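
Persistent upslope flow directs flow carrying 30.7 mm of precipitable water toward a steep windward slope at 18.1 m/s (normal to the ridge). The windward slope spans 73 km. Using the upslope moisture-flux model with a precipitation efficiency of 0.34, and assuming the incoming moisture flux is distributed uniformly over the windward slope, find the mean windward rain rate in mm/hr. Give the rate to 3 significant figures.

R ≈ 9.32 mm/hr

Incoming column moisture flux per unit ridge length: F = V × PW = 18.1 × 30.7 = 555.67 mm·m/s.
Spread over the 73 km slope with efficiency ε = 0.34: R = ε·F/W = 0.34 × 555.67 / 73000 m = 2.588e-03 mm/s.
R = 2.588e-03 × 3600 = 9.32 mm/hr.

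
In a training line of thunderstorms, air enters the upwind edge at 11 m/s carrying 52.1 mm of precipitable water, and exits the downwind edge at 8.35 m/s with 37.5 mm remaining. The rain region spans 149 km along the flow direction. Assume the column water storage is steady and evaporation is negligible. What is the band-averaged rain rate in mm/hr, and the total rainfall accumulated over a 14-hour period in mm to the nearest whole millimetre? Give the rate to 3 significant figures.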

§ **Task prompt**: Transcription of the entire listing, word for word, is required.

§ **Written response**:
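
Persistent upslope flow directs flow carrying 30.7 mm of precipitable water toward a steep windward slope at 18.1 m/s (normal to the ridge). The windward slope spans 73 km. Using the upslope moisture-flux model with a precipitation efficiency of 0.34, and assuming the incoming moisture flux is distributed uniformly over the windward slope, find the mean windward rain rate in mm/hr. Give the rate to 3 significant figures.

R ≈ 9.32 mm/hr

Incoming column moisture flux per unit ridge length: F = V × PW = 18.1 × 30.7 = 555.67 mm·m/s.
Spread over the 73 km slope with efficiency ε = 0.34: R = ε·F/W = 0.34 × 555.67 / 73000 m = 2.588e-03 mm/s.
R = 2.588e-03 × 3600 = 9.32 mm/hr.

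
In a training line of thunderstorms, air enters the upwind edge at 11 m/s carrying 52.1 mm of precipitable water, and exits the downwind edge at 8.35 m/s with 37.5 mm remaining. The rain region spans 149 km along the flow direction. Assume the column water storage is steady and evaporation is negligible. What is the band-averaged rain rate in mm/hr, and the total rainfall accumulated over a 14-hour period in mm to the nearest whole millimetre? Give the rate to 3 significant figures.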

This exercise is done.